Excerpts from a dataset

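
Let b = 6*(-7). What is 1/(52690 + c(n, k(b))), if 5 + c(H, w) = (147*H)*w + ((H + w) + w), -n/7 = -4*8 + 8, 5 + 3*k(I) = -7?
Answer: -1/45939 ≈ -2.1768e-5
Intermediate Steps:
b = -42
k(I) = -4 (k(I) = -5/3 + (1/3)*(-7) = -5/3 - 7/3 = -4)
n = 168 (n = -7*(-4*8 + 8) = -7*(-32 + 8) = -7*(-24) = 168)
c(H, w) = -5 + H + 2*w + 147*H*w (c(H, w) = -5 + ((147*H)*w + ((H + w) + w)) = -5 + (147*H*w + (H + 2*w)) = -5 + (H + 2*w + 147*H*w) = -5 + H + 2*w + 147*H*w)
1/(52690 + c(n, k(b))) = 1/(52690 + (-5 + 168 + 2*(-4) + 147*168*(-4))) = 1/(52690 + (-5 + 168 - 8 - 98784)) = 1/(52690 - 98629) = 1/(-45939) = -1/45939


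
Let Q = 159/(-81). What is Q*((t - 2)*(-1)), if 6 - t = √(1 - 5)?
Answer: 212/27 - 106*I/27 ≈ 7.8519 - 3.9259*I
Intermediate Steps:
t = 6 - 2*I (t = 6 - √(1 - 5) = 6 - √(-4) = 6 - 2*I ≈ 6.0 - 2.0*I)
Q = -53/27 (Q = 159*(-1/81) = -53/27 ≈ -1.9630)
Q*((t - 2)*(-1)) = -53*((6 - 2*I) - 2)*(-1)/27 = -53*(4 - 2*I)*(-1)/27 = -53*(-4 + 2*I)/27 = 212/27 - 106*I/27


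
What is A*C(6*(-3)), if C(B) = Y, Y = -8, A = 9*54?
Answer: -3888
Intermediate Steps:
A = 486
C(B) = -8
A*C(6*(-3)) = 486*(-8) = -3888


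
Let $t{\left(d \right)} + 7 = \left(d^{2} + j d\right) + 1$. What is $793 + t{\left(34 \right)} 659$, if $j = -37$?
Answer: $-70379$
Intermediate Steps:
$t{\left(d \right)} = -6 + d^{2} - 37 d$ ($t{\left(d \right)} = -7 + \left(\left(d^{2} - 37 d\right) + 1\right) = -7 + \left(1 + d^{2} - 37 d\right) = -6 + d^{2} - 37 d$)
$793 + t{\left(34 \right)} 659 = 793 + \left(-6 + 34^{2} - 1258\right) 659 = 793 + \left(-6 + 1156 - 1258\right) 659 = 793 - 71172 = -70379$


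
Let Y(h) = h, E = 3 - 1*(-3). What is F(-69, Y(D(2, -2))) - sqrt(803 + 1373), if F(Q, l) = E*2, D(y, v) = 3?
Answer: 12 - 8*sqrt(34) ≈ -34.648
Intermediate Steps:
E = 6 (E = 3 + 3 = 6)
F(Q, l) = 12 (F(Q, l) = 6*2 = 12)
F(-69, Y(D(2, -2))) - sqrt(803 + 1373) = 12 - sqrt(803 + 1373) = 12 - sqrt(2176) = 12 - 8*sqrt(34)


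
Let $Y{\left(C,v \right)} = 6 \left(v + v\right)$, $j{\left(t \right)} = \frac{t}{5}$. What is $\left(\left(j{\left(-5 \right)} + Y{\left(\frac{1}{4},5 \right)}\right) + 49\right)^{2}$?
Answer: $11664$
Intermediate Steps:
$j{\left(t \right)} = \frac{t}{5}$ ($j{\left(t \right)} = t \frac{1}{5} = \frac{t}{5}$)
$Y{\left(C,v \right)} = 12 v$ ($Y{\left(C,v \right)} = 6 \cdot 2 v = 12 v$)
$\left(\left(j{\left(-5 \right)} + Y{\left(\frac{1}{4},5 \right)}\right) + 49\right)^{2} = \left(\left(\frac{1}{5} \left(-5\right) + 12 \cdot 5\right) + 49\right)^{2} = \left(\left(-1 + 60\right) + 49\right)^{2} = \left(59 + 49\right)^{2} = 108^{2} = 11664$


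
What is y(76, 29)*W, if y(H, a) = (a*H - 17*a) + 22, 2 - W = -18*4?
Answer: 128242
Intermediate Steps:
W = 74 (W = 2 - (-18)*4 = 2 - 1*(-72) = 2 + 72 = 74)
y(H, a) = 22 - 17*a + H*a (y(H, a) = (H*a - 17*a) + 22 = (-17*a + H*a) + 22 = 22 - 17*a + H*a)
y(76, 29)*W = (22 - 17*29 + 76*29)*74 = (22 - 493 + 2204)*74 = 1733*74 = 128242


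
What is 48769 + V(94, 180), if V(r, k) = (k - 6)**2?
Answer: 79045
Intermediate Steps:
V(r, k) = (-6 + k)**2
48769 + V(94, 180) = 48769 + (-6 + 180)**2 = 48769 + 174**2 = 48769 + 30276 = 79045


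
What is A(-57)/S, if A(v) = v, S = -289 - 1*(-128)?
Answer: 57/161 ≈ 0.35404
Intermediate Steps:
S = -161 (S = -289 + 128 = -161)
A(-57)/S = -57/(-161) = -57*(-1/161) = 57/161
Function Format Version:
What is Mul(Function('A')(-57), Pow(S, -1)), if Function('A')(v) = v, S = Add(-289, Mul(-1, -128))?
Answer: Rational(57, 161) ≈ 0.35404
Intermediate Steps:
S = -161 (S = Add(-289, 128) = -161)
Mul(Function('A')(-57), Pow(S, -1)) = Mul(-57, Pow(-161, -1)) = Mul(-57, Rational(-1, 161)) = Rational(57, 161)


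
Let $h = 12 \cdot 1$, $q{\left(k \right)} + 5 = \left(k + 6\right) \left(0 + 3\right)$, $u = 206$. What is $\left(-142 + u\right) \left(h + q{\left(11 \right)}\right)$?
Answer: $3712$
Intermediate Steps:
$q{\left(k \right)} = 13 + 3 k$ ($q{\left(k \right)} = -5 + \left(k + 6\right) \left(0 + 3\right) = -5 + \left(6 + k\right) 3 = -5 + \left(18 + 3 k\right) = 13 + 3 k$)
$h = 12$
$\left(-142 + u\right) \left(h + q{\left(11 \right)}\right) = \left(-142 + 206\right) \left(12 + \left(13 + 3 \cdot 11\right)\right) = 64 \left(12 + \left(13 + 33\right)\right) = 64 \left(12 + 46\right) = 64 \cdot 58 = 3712$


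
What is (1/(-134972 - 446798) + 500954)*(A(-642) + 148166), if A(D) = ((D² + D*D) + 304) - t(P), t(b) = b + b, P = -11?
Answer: 28351866914582278/58177 ≈ 4.8734e+11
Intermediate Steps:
t(b) = 2*b
A(D) = 326 + 2*D² (A(D) = ((D² + D*D) + 304) - 2*(-11) = ((D² + D²) + 304) - 1*(-22) = (2*D² + 304) + 22 = (304 + 2*D²) + 22 = 326 + 2*D²)
(1/(-134972 - 446798) + 500954)*(A(-642) + 148166) = (1/(-134972 - 446798) + 500954)*((326 + 2*(-642)²) + 148166) = (1/(-581770) + 500954)*((326 + 2*412164) + 148166) = (-1/581770 + 500954)*((326 + 824328) + 148166) = 291440008579*(824654 + 148166)/581770 = (291440008579/581770)*972820 = 28351866914582278/58177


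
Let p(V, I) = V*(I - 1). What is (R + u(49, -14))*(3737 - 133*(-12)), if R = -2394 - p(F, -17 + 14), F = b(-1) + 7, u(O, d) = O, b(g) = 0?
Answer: -12356561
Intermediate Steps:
F = 7 (F = 0 + 7 = 7)
p(V, I) = V*(-1 + I)
R = -2366 (R = -2394 - 7*(-1 + (-17 + 14)) = -2394 - 7*(-1 - 3) = -2394 - 7*(-4) = -2394 - 1*(-28) = -2394 + 28 = -2366)
(R + u(49, -14))*(3737 - 133*(-12)) = (-2366 + 49)*(3737 - 133*(-12)) = -2317*(3737 + 1596) = -2317*5333 = -12356561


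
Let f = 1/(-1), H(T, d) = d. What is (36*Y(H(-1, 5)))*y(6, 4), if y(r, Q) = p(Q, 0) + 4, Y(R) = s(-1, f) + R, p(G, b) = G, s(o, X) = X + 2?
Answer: 1728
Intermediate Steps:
f = -1
s(o, X) = 2 + X
Y(R) = 1 + R (Y(R) = (2 - 1) + R = 1 + R)
y(r, Q) = 4 + Q (y(r, Q) = Q + 4 = 4 + Q)
(36*Y(H(-1, 5)))*y(6, 4) = (36*(1 + 5))*(4 + 4) = (36*6)*8 = 216*8 = 1728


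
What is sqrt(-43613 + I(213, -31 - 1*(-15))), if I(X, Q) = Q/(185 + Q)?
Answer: 3*I*sqrt(818957)/13 ≈ 208.84*I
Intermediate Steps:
I(X, Q) = Q/(185 + Q)
sqrt(-43613 + I(213, -31 - 1*(-15))) = sqrt(-43613 + (-31 - 1*(-15))/(185 + (-31 - 1*(-15)))) = sqrt(-43613 + (-31 + 15)/(185 + (-31 + 15))) = sqrt(-43613 - 16/(185 - 16)) = sqrt(-43613 - 16/169) = sqrt(-7370613/169) = 3*I*sqrt(818957)/13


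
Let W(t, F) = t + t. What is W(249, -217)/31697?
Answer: 498/31697 ≈ 0.015711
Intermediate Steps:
W(t, F) = 2*t
W(249, -217)/31697 = (2*249)/31697 = 498*(1/31697) = 498/31697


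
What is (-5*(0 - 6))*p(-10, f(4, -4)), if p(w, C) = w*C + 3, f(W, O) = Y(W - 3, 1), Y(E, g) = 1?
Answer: -210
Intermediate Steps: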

WORK REQUIRED: I'd like an exact copy of the lines above, from the very first one through the line that contains "Answer: -1/45939 ≈ -2.1768e-5", with nothing else added.

EXERCISE ANSWER:
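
Let b = 6*(-7). What is 1/(52690 + c(n, k(b))), if 5 + c(H, w) = (147*H)*w + ((H + w) + w), -n/7 = -4*8 + 8, 5 + 3*k(I) = -7?
Answer: -1/45939 ≈ -2.1768e-5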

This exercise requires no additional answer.